===== EXERCISE DATA =====

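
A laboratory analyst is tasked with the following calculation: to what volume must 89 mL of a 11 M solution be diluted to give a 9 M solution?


C1V1 = C2V2
11 × 89 = 9 × V2
V2 = 979/9 = 108.78 mL

108.78 mL


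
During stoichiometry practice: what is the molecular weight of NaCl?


M(NaCl) = 1×22.99 + 1×35.45
= 22.99 + 35.45
= 58.44 g/mol

58.44 g/mol


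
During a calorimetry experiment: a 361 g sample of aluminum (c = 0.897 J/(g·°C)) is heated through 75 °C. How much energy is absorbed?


q = mcΔT = 361 × 0.897 × 75
= 24286.28 J

24286.28 J


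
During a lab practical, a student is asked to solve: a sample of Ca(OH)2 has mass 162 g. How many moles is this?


M(Ca(OH)2) = 74.1 g/mol
n = mass/M = 162/74.1 = 2.1862 mol

2.1862 mol


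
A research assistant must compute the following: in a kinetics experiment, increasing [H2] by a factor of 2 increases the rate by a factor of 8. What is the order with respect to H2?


rate ∝ [H2]^n
2^n = 8 → n = 3
Order in H2: 3

3


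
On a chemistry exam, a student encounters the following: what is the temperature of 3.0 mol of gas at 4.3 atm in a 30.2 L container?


PV = nRT  (R = 0.08206 L·atm/(mol·K))
T = PV/(nR) = 4.3×30.2/(3.0×0.08206)
= 129.86/0.246180
= 527.50 K

527.50 K


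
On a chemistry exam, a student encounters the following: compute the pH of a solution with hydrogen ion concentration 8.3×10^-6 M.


pH = -log10([H+]) = -log10(8.3×10^-6)
= 6 - log10(8.3)
= 6 - 0.92
= 5.08

5.08


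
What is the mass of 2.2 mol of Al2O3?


M(Al2O3) = 101.96 g/mol
mass = n × M = 2.2 × 101.96 = 224.31 g

224.31 g


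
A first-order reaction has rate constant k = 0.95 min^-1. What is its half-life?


t½ = ln2/k = 0.693147/(0.95 min^-1)
= 0.7296 min

0.7296 min


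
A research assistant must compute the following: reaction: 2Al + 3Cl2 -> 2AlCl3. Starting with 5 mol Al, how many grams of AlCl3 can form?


Mole ratio AlCl3:Al = 2:2
n(AlCl3) = 5 × 2/2 = 5.000 mol
mass = 5.000 × 133.33 = 666.65 g

666.65 g


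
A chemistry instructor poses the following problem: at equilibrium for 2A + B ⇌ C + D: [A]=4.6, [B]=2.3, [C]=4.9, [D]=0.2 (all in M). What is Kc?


Kc = [C][D]/([A]^2[B])
= (4.9^1 × 0.2^1)/(4.6^2 × 2.3^1)
= 0.98/48.668
= 0.02014

0.02014


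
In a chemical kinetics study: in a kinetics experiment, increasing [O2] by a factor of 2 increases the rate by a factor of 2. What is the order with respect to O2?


rate ∝ [O2]^n
2^n = 2 → n = 1
Order in O2: 1

1


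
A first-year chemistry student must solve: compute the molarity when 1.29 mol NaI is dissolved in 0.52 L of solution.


M = n/V = 1.29/0.52 = 2.481 mol/L

2.481 M


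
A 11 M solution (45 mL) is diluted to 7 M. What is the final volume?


C1V1 = C2V2
11 × 45 = 7 × V2
V2 = 495/7 = 70.71 mL

70.71 mL


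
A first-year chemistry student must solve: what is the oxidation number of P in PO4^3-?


x + 4(-2) = -3, so x = +5
Oxidation number: +5

+5


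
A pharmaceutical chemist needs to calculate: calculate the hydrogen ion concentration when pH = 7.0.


[H+] = 10^(-pH) = 10^(-7.0)
= 1.0×10^-7 M

1.0×10^-7 M


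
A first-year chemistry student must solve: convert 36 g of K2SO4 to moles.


M(K2SO4) = 174.27 g/mol
n = mass/M = 36/174.27 = 0.2066 mol

0.2066 mol


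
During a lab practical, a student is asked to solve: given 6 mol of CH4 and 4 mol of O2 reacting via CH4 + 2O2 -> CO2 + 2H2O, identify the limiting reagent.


Mole ratio available / coefficient:
  CH4: 6/1 = 6.000
  O2: 4/2 = 2.000
Smaller ratio is limiting.

O2


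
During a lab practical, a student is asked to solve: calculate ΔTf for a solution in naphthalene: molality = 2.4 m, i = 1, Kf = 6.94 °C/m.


ΔTf = Kf × m × i
= 6.94 × 2.4 × 1
= 16.656 °C

16.656 °C


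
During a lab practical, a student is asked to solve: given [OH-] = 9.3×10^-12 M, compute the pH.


pOH = -log10([OH-]) = -log10(9.3×10^-12)
= 12 - log10(9.3) = 11.03
pH = 14 - pOH = 14 - 11.03 = 2.97

2.97


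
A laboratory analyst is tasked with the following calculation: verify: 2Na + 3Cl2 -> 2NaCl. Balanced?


Equation: 2Na + 3Cl2 -> 2NaCl
Check atoms: Cl: 6≠2, Na: 2=2
Not balanced

No, not balanced


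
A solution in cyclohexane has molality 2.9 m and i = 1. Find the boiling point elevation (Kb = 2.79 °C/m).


ΔTb = Kb × m × i
= 2.79 × 2.9 × 1
= 8.091 °C

8.091 °C


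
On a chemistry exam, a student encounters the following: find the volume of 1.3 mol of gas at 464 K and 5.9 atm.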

=====

→ HOW TO COMPLETE THIS TASK: Retype the lines above, keeping every character.

→ COMPLETED EXERCISE:
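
A laboratory analyst is tasked with the following calculation: to what volume must 89 mL of a 11 M solution be diluted to give a 9 M solution?


C1V1 = C2V2
11 × 89 = 9 × V2
V2 = 979/9 = 108.78 mL

108.78 mL


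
During stoichiometry practice: what is the molecular weight of NaCl?


M(NaCl) = 1×22.99 + 1×35.45
= 22.99 + 35.45
= 58.44 g/mol

58.44 g/mol


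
During a calorimetry experiment: a 361 g sample of aluminum (c = 0.897 J/(g·°C)) is heated through 75 °C. How much energy is absorbed?


q = mcΔT = 361 × 0.897 × 75
= 24286.28 J

24286.28 J


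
During a lab practical, a student is asked to solve: a sample of Ca(OH)2 has mass 162 g. How many moles is this?


M(Ca(OH)2) = 74.1 g/mol
n = mass/M = 162/74.1 = 2.1862 mol

2.1862 mol


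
A research assistant must compute the following: in a kinetics experiment, increasing [H2] by a factor of 2 increases the rate by a factor of 8. What is the order with respect to H2?


rate ∝ [H2]^n
2^n = 8 → n = 3
Order in H2: 3

3


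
On a chemistry exam, a student encounters the following: what is the temperature of 3.0 mol of gas at 4.3 atm in a 30.2 L container?


PV = nRT  (R = 0.08206 L·atm/(mol·K))
T = PV/(nR) = 4.3×30.2/(3.0×0.08206)
= 129.86/0.246180
= 527.50 K

527.50 K


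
On a chemistry exam, a student encounters the following: compute the pH of a solution with hydrogen ion concentration 8.3×10^-6 M.


pH = -log10([H+]) = -log10(8.3×10^-6)
= 6 - log10(8.3)
= 6 - 0.92
= 5.08

5.08


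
What is the mass of 2.2 mol of Al2O3?


M(Al2O3) = 101.96 g/mol
mass = n × M = 2.2 × 101.96 = 224.31 g

224.31 g


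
A first-order reaction has rate constant k = 0.95 min^-1. What is its half-life?


t½ = ln2/k = 0.693147/(0.95 min^-1)
= 0.7296 min

0.7296 min


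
A research assistant must compute the following: reaction: 2Al + 3Cl2 -> 2AlCl3. Starting with 5 mol Al, how many grams of AlCl3 can form?


Mole ratio AlCl3:Al = 2:2
n(AlCl3) = 5 × 2/2 = 5.000 mol
mass = 5.000 × 133.33 = 666.65 g

666.65 g


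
A chemistry instructor poses the following problem: at equilibrium for 2A + B ⇌ C + D: [A]=4.6, [B]=2.3, [C]=4.9, [D]=0.2 (all in M). What is Kc?


Kc = [C][D]/([A]^2[B])
= (4.9^1 × 0.2^1)/(4.6^2 × 2.3^1)
= 0.98/48.668
= 0.02014

0.02014


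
In a chemical kinetics study: in a kinetics experiment, increasing [O2] by a factor of 2 increases the rate by a factor of 2. What is the order with respect to O2?


rate ∝ [O2]^n
2^n = 2 → n = 1
Order in O2: 1

1


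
A first-year chemistry student must solve: compute the molarity when 1.29 mol NaI is dissolved in 0.52 L of solution.


M = n/V = 1.29/0.52 = 2.481 mol/L

2.481 M


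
A 11 M solution (45 mL) is diluted to 7 M. What is the final volume?


C1V1 = C2V2
11 × 45 = 7 × V2
V2 = 495/7 = 70.71 mL

70.71 mL


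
A first-year chemistry student must solve: what is the oxidation number of P in PO4^3-?


x + 4(-2) = -3, so x = +5
Oxidation number: +5

+5


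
A pharmaceutical chemist needs to calculate: calculate the hydrogen ion concentration when pH = 7.0.


[H+] = 10^(-pH) = 10^(-7.0)
= 1.0×10^-7 M

1.0×10^-7 M


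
A first-year chemistry student must solve: convert 36 g of K2SO4 to moles.


M(K2SO4) = 174.27 g/mol
n = mass/M = 36/174.27 = 0.2066 mol

0.2066 mol


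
During a lab practical, a student is asked to solve: given 6 mol of CH4 and 4 mol of O2 reacting via CH4 + 2O2 -> CO2 + 2H2O, identify the limiting reagent.


Mole ratio available / coefficient:
  CH4: 6/1 = 6.000
  O2: 4/2 = 2.000
Smaller ratio is limiting.

O2


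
During a lab practical, a student is asked to solve: calculate ΔTf for a solution in naphthalene: molality = 2.4 m, i = 1, Kf = 6.94 °C/m.


ΔTf = Kf × m × i
= 6.94 × 2.4 × 1
= 16.656 °C

16.656 °C


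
During a lab practical, a student is asked to solve: given [OH-] = 9.3×10^-12 M, compute the pH.


pOH = -log10([OH-]) = -log10(9.3×10^-12)
= 12 - log10(9.3) = 11.03
pH = 14 - pOH = 14 - 11.03 = 2.97

2.97


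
A laboratory analyst is tasked with the following calculation: verify: 2Na + 3Cl2 -> 2NaCl. Balanced?


Equation: 2Na + 3Cl2 -> 2NaCl
Check atoms: Cl: 6≠2, Na: 2=2
Not balanced

No, not balanced


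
A solution in cyclohexane has molality 2.9 m and i = 1. Find the boiling point elevation (Kb = 2.79 °C/m).


ΔTb = Kb × m × i
= 2.79 × 2.9 × 1
= 8.091 °C

8.091 °C


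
On a chemistry exam, a student encounters the following: find the volume of 1.3 mol of gas at 464 K and 5.9 atm.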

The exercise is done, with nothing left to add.